[Collected data entries]
= = =
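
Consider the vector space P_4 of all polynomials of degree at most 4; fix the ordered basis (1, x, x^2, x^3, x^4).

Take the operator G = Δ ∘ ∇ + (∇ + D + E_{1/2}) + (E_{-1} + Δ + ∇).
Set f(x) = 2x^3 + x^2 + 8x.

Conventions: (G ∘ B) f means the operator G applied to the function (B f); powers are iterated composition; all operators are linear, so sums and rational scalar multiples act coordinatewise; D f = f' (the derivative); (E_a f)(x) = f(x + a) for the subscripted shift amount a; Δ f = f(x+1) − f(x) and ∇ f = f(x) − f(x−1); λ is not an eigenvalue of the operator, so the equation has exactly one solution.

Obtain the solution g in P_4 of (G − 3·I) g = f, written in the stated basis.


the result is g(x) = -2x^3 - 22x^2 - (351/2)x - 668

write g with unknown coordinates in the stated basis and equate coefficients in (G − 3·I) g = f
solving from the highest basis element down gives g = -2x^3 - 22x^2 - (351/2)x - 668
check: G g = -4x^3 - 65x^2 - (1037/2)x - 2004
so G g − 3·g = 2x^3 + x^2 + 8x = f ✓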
= = =
#### [TASK BRIEF]
Each line above with the word "operator" must be returned.

#### [WRITTEN SOLUTION]
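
Take the operator G = Δ ∘ ∇ + (∇ + D + E_{1/2}) + (E_{-1} + Δ + ∇).
Conventions: (G ∘ B) f means the operator G applied to the function (B f); powers are iterated composition; all operators are linear, so sums and rational scalar multiples act coordinatewise; D f = f' (the derivative); (E_a f)(x) = f(x + a) for the subscripted shift amount a; Δ f = f(x+1) − f(x) and ∇ f = f(x) − f(x−1); λ is not an eigenvalue of the operator, so the equation has exactly one solution.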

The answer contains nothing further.